- **Requirement**: Given the records below, would you repeat exactly the lines that begin at the one containing "30% coinsurance (the" and end at the one containing "coinsurance) reaches $7350", inclusive?
Materials provided Block Start
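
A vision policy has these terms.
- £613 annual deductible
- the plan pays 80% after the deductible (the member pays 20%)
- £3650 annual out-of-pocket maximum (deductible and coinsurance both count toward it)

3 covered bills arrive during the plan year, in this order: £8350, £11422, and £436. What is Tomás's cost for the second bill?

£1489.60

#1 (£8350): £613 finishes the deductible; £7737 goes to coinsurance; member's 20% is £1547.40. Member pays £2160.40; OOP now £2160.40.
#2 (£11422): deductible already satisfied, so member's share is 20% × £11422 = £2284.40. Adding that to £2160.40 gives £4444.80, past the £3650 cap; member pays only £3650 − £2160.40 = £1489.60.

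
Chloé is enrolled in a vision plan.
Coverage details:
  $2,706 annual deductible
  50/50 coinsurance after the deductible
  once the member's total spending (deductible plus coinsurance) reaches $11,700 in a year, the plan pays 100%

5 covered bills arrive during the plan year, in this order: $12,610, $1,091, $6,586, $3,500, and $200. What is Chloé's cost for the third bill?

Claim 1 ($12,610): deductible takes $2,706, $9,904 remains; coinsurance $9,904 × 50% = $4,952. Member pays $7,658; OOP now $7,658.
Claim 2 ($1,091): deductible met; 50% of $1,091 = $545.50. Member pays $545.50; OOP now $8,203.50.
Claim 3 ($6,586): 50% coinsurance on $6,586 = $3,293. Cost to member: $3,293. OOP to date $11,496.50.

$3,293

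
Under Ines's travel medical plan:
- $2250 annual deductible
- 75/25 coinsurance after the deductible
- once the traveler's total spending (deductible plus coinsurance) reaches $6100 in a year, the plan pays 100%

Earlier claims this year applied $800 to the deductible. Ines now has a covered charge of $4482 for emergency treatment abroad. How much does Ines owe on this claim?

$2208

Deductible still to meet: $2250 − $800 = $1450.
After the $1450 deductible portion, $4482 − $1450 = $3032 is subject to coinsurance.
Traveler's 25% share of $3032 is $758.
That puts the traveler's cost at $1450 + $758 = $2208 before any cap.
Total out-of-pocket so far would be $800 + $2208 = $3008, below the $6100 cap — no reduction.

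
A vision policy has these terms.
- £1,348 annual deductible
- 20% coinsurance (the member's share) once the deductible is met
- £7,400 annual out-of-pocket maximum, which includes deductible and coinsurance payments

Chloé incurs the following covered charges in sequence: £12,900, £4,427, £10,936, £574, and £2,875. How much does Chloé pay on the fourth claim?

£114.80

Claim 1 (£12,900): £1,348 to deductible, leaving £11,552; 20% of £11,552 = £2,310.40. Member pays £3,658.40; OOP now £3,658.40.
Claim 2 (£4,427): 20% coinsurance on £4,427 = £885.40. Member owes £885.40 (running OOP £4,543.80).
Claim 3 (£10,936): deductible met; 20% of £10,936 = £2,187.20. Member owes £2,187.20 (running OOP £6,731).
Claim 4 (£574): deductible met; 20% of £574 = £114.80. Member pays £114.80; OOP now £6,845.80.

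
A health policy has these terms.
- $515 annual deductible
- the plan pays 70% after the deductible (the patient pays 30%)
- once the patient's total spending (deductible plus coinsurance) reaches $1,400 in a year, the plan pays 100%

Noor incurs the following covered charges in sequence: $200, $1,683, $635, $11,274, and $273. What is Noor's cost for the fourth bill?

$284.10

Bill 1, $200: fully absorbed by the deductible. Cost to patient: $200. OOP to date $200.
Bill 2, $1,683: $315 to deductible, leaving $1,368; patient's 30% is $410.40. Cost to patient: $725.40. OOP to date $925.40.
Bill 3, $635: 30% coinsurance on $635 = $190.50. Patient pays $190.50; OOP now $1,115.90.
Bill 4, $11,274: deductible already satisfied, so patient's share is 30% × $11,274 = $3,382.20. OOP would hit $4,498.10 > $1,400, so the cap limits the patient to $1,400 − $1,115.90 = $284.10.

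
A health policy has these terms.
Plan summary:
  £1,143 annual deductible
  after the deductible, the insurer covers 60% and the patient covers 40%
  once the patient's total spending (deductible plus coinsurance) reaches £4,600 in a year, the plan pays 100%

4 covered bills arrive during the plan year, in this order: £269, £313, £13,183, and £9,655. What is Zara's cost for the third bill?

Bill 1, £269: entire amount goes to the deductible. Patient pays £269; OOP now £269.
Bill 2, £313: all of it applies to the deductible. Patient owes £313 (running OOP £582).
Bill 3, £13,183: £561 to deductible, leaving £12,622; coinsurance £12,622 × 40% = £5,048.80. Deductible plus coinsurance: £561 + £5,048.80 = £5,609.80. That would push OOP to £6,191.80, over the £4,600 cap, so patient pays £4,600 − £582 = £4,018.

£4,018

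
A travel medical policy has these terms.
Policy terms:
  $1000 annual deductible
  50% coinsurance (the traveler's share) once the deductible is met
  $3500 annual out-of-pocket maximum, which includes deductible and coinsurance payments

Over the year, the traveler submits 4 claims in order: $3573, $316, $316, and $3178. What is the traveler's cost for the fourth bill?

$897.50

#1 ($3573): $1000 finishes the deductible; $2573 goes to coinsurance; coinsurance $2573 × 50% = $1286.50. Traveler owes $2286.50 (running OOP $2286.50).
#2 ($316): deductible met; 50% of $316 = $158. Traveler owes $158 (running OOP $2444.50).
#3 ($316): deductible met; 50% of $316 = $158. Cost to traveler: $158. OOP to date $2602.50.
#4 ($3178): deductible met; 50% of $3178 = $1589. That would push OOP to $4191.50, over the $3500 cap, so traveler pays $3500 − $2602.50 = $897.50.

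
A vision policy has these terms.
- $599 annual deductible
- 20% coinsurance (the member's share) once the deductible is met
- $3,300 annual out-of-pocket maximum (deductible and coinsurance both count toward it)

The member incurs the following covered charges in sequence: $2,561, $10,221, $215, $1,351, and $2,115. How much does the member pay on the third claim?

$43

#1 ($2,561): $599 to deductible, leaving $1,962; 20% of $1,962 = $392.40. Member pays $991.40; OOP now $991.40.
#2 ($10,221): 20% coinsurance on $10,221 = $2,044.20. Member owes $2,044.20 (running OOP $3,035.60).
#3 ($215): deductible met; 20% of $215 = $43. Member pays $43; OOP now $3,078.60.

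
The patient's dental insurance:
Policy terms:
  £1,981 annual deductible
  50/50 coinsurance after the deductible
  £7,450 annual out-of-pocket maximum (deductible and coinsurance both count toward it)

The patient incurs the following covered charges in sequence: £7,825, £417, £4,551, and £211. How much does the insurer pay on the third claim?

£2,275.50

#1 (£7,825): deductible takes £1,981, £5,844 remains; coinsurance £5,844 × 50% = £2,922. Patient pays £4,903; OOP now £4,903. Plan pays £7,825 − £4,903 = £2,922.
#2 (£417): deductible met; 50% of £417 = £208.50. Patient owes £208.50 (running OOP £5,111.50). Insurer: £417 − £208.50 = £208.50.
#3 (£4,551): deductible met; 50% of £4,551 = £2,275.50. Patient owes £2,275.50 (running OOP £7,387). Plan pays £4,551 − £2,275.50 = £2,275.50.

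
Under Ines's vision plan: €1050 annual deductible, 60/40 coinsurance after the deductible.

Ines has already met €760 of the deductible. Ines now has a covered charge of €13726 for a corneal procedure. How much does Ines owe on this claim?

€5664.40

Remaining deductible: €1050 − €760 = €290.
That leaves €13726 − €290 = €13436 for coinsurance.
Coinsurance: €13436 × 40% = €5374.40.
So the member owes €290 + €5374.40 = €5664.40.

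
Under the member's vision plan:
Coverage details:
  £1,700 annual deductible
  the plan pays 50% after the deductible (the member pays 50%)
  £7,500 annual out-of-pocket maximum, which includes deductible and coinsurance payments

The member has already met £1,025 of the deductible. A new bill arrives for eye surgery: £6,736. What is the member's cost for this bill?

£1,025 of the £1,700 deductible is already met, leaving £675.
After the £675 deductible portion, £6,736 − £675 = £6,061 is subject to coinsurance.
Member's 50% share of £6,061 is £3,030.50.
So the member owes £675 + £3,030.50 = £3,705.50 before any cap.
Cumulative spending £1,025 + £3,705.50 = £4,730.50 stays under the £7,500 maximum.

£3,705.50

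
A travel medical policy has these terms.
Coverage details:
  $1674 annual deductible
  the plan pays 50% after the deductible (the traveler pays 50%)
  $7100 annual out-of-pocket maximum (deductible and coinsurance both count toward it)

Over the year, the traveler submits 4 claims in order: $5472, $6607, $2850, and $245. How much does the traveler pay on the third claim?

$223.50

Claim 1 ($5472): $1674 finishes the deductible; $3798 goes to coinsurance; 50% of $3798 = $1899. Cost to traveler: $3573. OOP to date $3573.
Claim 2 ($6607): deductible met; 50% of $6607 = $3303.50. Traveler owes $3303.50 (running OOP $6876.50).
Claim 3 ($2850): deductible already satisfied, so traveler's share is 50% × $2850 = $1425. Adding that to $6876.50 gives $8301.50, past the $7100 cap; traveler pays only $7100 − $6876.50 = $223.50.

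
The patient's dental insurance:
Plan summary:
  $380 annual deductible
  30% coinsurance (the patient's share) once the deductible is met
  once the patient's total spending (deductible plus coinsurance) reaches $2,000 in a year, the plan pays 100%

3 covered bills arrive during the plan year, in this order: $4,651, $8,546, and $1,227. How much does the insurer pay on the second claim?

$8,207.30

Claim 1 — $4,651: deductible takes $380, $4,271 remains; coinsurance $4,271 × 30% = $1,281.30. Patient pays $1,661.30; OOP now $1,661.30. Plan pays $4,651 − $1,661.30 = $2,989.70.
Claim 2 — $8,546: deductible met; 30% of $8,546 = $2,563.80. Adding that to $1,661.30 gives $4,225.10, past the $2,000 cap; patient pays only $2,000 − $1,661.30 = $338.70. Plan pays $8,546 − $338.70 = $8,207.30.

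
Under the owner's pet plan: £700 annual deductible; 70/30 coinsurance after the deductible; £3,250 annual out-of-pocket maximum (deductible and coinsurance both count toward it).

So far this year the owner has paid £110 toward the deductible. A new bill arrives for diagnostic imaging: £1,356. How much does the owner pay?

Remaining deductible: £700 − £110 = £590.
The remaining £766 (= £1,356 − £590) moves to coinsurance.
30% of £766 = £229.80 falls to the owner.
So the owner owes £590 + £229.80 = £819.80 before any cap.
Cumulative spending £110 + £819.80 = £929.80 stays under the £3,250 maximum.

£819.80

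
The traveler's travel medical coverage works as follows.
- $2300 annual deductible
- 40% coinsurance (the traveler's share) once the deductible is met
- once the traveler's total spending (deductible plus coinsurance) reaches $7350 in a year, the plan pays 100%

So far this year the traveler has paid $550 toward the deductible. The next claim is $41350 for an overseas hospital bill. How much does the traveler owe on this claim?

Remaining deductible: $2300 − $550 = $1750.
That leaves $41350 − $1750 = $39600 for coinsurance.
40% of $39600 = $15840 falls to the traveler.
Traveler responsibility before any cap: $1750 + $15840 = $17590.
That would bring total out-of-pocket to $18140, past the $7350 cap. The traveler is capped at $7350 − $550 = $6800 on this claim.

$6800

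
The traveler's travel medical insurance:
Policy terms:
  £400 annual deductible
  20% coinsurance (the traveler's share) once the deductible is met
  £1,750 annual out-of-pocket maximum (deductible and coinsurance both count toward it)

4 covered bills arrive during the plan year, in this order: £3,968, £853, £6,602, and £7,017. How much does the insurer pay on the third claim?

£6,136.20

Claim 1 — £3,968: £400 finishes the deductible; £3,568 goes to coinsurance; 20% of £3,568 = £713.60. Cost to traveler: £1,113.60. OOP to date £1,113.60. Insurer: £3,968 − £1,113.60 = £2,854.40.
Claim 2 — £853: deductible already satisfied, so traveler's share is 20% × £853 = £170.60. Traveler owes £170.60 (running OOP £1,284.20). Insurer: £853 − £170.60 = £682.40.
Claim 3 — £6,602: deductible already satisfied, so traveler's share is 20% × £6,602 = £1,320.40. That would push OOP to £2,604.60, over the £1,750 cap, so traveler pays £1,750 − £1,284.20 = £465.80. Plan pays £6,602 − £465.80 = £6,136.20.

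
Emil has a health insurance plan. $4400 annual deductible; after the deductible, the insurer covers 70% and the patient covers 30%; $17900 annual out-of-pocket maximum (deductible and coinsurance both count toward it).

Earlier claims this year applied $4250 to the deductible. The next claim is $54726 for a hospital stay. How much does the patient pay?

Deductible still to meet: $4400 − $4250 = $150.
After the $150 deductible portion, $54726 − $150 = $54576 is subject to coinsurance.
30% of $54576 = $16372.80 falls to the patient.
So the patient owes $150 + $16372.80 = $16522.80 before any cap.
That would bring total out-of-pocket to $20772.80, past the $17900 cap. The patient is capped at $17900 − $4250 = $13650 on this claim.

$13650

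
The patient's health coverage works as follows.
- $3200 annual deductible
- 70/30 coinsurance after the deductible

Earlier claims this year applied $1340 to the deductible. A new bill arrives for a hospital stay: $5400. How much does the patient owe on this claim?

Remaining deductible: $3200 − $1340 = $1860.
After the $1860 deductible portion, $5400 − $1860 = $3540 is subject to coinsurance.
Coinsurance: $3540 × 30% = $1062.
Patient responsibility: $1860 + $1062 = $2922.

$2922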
Materials provided Block End
- **Result of this task**:
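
  30% coinsurance (the patient's share) once the deductible is met
  once the patient's total spending (deductible plus coinsurance) reaches $2,000 in a year, the plan pays 100%

3 covered bills arrive during the plan year, in this order: $4,651, $8,546, and $1,227. How much does the insurer pay on the second claim?

$8,207.30

Claim 1 — $4,651: deductible takes $380, $4,271 remains; coinsurance $4,271 × 30% = $1,281.30. Patient pays $1,661.30; OOP now $1,661.30. Plan pays $4,651 − $1,661.30 = $2,989.70.
Claim 2 — $8,546: deductible met; 30% of $8,546 = $2,563.80. Adding that to $1,661.30 gives $4,225.10, past the $2,000 cap; patient pays only $2,000 − $1,661.30 = $338.70. Plan pays $8,546 − $338.70 = $8,207.30.

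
Under the owner's pet plan: £700 annual deductible; 70/30 coinsurance after the deductible; £3,250 annual out-of-pocket maximum (deductible and coinsurance both count toward it).

So far this year the owner has paid £110 toward the deductible. A new bill arrives for diagnostic imaging: £1,356. How much does the owner pay?

Remaining deductible: £700 − £110 = £590.
The remaining £766 (= £1,356 − £590) moves to coinsurance.
30% of £766 = £229.80 falls to the owner.
So the owner owes £590 + £229.80 = £819.80 before any cap.
Cumulative spending £110 + £819.80 = £929.80 stays under the £3,250 maximum.

£819.80

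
The traveler's travel medical coverage works as follows.
- $2300 annual deductible
- 40% coinsurance (the traveler's share) once the deductible is met
- once the traveler's total spending (deductible plus coinsurance) reaches $7350 in a year, the plan pays 100%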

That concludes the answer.